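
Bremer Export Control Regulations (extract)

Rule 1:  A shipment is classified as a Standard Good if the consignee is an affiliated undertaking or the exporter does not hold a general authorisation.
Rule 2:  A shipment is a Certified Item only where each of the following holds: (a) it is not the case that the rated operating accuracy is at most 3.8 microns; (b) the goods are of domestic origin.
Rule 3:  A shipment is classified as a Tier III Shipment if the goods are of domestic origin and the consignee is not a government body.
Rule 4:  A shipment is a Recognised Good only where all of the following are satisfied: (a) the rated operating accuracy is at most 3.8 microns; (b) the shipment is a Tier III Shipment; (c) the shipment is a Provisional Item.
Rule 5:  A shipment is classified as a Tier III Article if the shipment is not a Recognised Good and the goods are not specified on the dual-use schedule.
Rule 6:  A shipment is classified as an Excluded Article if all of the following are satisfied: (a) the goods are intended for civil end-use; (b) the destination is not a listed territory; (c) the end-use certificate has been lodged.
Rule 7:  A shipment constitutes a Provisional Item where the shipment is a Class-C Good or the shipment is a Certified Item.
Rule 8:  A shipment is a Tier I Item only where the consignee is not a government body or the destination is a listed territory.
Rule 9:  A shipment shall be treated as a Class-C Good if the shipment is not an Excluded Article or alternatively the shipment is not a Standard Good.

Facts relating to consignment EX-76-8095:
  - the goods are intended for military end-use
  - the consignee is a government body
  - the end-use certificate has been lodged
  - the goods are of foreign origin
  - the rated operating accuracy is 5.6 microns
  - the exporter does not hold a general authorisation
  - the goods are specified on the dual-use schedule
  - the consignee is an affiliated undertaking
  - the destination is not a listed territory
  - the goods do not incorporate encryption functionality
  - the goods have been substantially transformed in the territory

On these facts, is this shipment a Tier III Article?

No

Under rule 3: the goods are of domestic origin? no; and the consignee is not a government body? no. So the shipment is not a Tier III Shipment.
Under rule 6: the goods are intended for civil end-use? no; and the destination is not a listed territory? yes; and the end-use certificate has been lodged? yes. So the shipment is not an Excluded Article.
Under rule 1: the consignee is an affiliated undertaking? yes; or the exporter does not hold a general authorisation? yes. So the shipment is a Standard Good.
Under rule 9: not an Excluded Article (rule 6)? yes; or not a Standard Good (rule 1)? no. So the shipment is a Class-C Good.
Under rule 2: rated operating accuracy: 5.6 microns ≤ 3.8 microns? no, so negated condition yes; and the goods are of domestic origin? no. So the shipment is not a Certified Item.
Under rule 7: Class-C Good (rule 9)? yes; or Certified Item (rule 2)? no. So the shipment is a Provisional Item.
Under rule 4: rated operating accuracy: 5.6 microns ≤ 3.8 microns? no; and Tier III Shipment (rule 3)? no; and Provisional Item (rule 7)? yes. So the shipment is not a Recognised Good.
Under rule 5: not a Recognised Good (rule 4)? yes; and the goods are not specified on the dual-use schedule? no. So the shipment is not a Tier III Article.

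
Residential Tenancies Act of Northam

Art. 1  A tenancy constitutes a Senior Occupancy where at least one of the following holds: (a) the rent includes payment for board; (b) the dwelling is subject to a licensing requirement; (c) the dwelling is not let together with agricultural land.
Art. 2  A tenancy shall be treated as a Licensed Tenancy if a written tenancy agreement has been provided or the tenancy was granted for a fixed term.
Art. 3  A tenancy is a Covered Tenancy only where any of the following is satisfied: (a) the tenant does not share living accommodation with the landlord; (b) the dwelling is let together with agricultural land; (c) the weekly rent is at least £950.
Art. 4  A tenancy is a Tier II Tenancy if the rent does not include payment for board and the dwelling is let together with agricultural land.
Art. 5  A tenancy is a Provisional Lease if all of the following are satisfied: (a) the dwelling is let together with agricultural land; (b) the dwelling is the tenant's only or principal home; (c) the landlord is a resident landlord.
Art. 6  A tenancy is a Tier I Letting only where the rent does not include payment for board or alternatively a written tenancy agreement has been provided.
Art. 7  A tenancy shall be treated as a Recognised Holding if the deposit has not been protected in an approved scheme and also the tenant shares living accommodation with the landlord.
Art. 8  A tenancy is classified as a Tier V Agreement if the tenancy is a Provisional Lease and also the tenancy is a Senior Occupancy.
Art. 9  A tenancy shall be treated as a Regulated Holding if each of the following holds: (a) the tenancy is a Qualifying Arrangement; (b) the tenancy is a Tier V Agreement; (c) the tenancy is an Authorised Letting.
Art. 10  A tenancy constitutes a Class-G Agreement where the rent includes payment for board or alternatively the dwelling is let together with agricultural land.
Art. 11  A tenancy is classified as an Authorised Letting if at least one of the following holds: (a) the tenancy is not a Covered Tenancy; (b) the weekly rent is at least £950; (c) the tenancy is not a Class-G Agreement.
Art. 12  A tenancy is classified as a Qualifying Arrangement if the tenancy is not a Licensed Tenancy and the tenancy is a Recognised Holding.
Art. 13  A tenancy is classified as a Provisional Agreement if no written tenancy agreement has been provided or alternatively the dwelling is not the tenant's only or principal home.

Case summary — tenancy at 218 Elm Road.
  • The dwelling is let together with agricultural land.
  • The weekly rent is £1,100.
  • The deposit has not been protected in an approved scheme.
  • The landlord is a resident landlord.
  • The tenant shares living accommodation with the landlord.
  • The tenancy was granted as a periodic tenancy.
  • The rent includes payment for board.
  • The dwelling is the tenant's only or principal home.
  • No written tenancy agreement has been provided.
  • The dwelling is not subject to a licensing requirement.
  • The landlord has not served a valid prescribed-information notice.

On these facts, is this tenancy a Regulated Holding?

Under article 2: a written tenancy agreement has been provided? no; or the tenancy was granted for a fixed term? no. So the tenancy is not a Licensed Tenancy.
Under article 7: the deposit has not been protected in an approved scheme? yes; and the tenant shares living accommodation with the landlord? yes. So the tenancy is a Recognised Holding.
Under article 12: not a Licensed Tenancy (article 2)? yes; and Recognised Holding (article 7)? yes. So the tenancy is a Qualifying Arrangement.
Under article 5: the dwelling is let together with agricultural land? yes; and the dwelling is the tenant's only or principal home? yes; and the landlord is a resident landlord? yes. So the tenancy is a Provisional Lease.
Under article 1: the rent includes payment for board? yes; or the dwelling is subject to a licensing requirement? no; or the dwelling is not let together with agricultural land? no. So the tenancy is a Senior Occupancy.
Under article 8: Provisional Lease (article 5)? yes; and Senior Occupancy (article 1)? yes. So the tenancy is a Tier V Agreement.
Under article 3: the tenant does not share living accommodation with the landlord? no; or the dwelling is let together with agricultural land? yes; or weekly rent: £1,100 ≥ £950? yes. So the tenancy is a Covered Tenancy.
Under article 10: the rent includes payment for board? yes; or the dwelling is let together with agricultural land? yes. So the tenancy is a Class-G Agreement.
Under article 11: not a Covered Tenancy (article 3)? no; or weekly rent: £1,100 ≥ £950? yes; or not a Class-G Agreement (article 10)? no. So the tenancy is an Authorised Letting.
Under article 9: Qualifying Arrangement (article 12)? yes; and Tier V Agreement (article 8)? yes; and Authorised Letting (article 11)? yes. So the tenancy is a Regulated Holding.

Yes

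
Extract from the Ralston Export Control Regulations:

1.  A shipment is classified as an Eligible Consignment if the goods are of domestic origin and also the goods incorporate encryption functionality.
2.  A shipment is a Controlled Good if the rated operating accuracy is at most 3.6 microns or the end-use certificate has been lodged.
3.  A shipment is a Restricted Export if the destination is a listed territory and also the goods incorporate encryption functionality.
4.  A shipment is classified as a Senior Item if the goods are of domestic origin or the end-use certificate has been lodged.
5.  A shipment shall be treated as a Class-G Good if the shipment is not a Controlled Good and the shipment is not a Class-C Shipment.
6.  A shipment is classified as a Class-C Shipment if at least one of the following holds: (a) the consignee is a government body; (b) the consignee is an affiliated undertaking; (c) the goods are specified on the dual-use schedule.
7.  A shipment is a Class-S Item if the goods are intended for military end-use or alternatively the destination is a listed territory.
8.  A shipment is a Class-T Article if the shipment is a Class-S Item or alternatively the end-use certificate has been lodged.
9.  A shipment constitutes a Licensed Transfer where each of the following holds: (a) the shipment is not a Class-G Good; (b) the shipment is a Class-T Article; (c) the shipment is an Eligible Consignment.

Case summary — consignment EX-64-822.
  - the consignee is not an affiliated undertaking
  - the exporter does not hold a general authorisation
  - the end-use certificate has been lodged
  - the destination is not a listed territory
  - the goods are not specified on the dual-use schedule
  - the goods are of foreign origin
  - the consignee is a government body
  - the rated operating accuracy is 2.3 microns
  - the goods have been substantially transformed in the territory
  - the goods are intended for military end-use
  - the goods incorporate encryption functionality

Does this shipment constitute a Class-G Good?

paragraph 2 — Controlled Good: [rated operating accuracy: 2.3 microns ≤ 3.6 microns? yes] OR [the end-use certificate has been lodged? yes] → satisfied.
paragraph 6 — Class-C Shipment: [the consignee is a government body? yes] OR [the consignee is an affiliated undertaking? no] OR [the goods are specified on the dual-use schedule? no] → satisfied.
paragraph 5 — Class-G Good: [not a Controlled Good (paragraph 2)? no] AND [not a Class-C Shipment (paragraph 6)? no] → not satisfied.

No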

• • •

Word for word, output the lines of the data from its first line through the line where "is a Certified Item." appears, and stop there.

Result of this task =>
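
Bremer Export Control Regulations (extract)

Rule 1:  A shipment is classified as a Standard Good if the consignee is an affiliated undertaking or the exporter does not hold a general authorisation.
Rule 2:  A shipment is a Certified Item only where each of the following holds: (a) it is not the case that the rated operating accuracy is at most 3.8 microns; (b) the goods are of domestic origin.
Rule 3:  A shipment is classified as a Tier III Shipment if the goods are of domestic origin and the consignee is not a government body.
Rule 4:  A shipment is a Recognised Good only where all of the following are satisfied: (a) the rated operating accuracy is at most 3.8 microns; (b) the shipment is a Tier III Shipment; (c) the shipment is a Provisional Item.
Rule 5:  A shipment is classified as a Tier III Article if the shipment is not a Recognised Good and the goods are not specified on the dual-use schedule.
Rule 6:  A shipment is classified as an Excluded Article if all of the following are satisfied: (a) the goods are intended for civil end-use; (b) the destination is not a listed territory; (c) the end-use certificate has been lodged.
Rule 7:  A shipment constitutes a Provisional Item where the shipment is a Class-C Good or the shipment is a Certified Item.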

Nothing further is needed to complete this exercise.